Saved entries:
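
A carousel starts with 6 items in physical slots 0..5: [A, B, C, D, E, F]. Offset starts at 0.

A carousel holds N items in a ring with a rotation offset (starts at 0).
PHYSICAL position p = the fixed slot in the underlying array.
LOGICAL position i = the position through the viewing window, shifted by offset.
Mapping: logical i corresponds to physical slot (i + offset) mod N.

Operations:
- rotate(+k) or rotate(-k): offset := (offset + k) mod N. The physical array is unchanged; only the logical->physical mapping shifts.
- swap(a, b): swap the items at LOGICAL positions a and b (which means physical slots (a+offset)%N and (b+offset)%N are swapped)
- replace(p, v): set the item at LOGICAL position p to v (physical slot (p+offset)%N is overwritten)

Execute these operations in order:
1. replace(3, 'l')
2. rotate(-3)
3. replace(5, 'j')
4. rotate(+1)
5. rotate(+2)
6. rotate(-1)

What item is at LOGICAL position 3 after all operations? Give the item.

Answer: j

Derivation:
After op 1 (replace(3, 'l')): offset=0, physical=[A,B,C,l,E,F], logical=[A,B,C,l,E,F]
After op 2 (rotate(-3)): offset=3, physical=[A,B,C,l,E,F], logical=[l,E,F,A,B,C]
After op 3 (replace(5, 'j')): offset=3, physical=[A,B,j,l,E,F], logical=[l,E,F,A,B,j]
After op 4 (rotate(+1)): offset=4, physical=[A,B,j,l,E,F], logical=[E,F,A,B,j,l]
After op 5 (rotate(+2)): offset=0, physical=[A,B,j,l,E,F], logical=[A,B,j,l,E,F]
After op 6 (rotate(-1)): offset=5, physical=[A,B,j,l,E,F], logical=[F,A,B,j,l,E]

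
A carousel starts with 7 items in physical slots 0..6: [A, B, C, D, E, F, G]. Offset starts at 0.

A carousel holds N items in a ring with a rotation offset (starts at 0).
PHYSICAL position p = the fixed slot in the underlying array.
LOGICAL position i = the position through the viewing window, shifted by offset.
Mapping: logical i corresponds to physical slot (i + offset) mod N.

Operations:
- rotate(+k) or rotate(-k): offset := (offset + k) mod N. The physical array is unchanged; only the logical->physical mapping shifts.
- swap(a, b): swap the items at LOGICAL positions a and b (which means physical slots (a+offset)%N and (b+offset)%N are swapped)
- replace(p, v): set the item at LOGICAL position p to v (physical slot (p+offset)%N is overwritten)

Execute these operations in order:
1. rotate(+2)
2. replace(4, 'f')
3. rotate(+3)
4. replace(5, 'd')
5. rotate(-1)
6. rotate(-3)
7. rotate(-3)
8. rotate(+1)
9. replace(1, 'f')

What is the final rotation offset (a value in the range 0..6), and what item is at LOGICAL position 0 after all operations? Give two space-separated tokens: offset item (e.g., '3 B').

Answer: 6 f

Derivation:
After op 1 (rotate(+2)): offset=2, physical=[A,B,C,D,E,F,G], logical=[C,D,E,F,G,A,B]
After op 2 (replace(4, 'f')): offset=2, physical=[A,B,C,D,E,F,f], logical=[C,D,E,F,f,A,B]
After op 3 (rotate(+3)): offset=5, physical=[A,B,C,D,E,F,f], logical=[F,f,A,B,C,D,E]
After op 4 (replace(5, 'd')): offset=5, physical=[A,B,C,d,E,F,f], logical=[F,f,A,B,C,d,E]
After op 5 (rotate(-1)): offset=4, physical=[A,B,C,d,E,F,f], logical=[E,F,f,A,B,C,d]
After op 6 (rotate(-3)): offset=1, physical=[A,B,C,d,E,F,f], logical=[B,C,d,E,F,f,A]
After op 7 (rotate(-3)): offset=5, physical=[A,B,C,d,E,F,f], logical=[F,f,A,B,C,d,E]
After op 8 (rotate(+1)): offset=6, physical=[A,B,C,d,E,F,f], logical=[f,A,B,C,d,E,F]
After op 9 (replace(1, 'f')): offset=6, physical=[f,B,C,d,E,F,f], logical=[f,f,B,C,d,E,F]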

■ **Problem statement**: Give back each entry so that it matches the original word for word.

■ **Task result**:
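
A carousel starts with 6 items in physical slots 0..5: [A, B, C, D, E, F]. Offset starts at 0.

A carousel holds N items in a ring with a rotation offset (starts at 0).
PHYSICAL position p = the fixed slot in the underlying array.
LOGICAL position i = the position through the viewing window, shifted by offset.
Mapping: logical i corresponds to physical slot (i + offset) mod N.

Operations:
- rotate(+k) or rotate(-k): offset := (offset + k) mod N. The physical array is unchanged; only the logical->physical mapping shifts.
- swap(a, b): swap the items at LOGICAL positions a and b (which means physical slots (a+offset)%N and (b+offset)%N are swapped)
- replace(p, v): set the item at LOGICAL position p to v (physical slot (p+offset)%N is overwritten)

Execute these operations in order:
1. replace(3, 'l')
2. rotate(-3)
3. replace(5, 'j')
4. rotate(+1)
5. rotate(+2)
6. rotate(-1)

What item is at LOGICAL position 3 after all operations? Give the item.

Answer: j

Derivation:
After op 1 (replace(3, 'l')): offset=0, physical=[A,B,C,l,E,F], logical=[A,B,C,l,E,F]
After op 2 (rotate(-3)): offset=3, physical=[A,B,C,l,E,F], logical=[l,E,F,A,B,C]
After op 3 (replace(5, 'j')): offset=3, physical=[A,B,j,l,E,F], logical=[l,E,F,A,B,j]
After op 4 (rotate(+1)): offset=4, physical=[A,B,j,l,E,F], logical=[E,F,A,B,j,l]
After op 5 (rotate(+2)): offset=0, physical=[A,B,j,l,E,F], logical=[A,B,j,l,E,F]
After op 6 (rotate(-1)): offset=5, physical=[A,B,j,l,E,F], logical=[F,A,B,j,l,E]

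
A carousel starts with 7 items in physical slots 0..6: [A, B, C, D, E, F, G]. Offset starts at 0.

A carousel holds N items in a ring with a rotation offset (starts at 0).
PHYSICAL position p = the fixed slot in the underlying array.
LOGICAL position i = the position through the viewing window, shifted by offset.
Mapping: logical i corresponds to physical slot (i + offset) mod N.

Operations:
- rotate(+k) or rotate(-k): offset := (offset + k) mod N. The physical array is unchanged; only the logical->physical mapping shifts.
- swap(a, b): swap the items at LOGICAL positions a and b (which means physical slots (a+offset)%N and (b+offset)%N are swapped)
- replace(p, v): set the item at LOGICAL position p to v (physical slot (p+offset)%N is overwritten)

Execute these operations in order:
1. rotate(+2)
2. replace(4, 'f')
3. rotate(+3)
4. replace(5, 'd')
5. rotate(-1)
6. rotate(-3)
7. rotate(-3)
8. rotate(+1)
9. replace(1, 'f')

What is the final rotation offset (a value in the range 0..6), and what item is at LOGICAL position 0 after all operations? Give two space-separated tokens: offset item (e.g., '3 B').

Answer: 6 f

Derivation:
After op 1 (rotate(+2)): offset=2, physical=[A,B,C,D,E,F,G], logical=[C,D,E,F,G,A,B]
After op 2 (replace(4, 'f')): offset=2, physical=[A,B,C,D,E,F,f], logical=[C,D,E,F,f,A,B]
After op 3 (rotate(+3)): offset=5, physical=[A,B,C,D,E,F,f], logical=[F,f,A,B,C,D,E]
After op 4 (replace(5, 'd')): offset=5, physical=[A,B,C,d,E,F,f], logical=[F,f,A,B,C,d,E]
After op 5 (rotate(-1)): offset=4, physical=[A,B,C,d,E,F,f], logical=[E,F,f,A,B,C,d]
After op 6 (rotate(-3)): offset=1, physical=[A,B,C,d,E,F,f], logical=[B,C,d,E,F,f,A]
After op 7 (rotate(-3)): offset=5, physical=[A,B,C,d,E,F,f], logical=[F,f,A,B,C,d,E]
After op 8 (rotate(+1)): offset=6, physical=[A,B,C,d,E,F,f], logical=[f,A,B,C,d,E,F]
After op 9 (replace(1, 'f')): offset=6, physical=[f,B,C,d,E,F,f], logical=[f,f,B,C,d,E,F]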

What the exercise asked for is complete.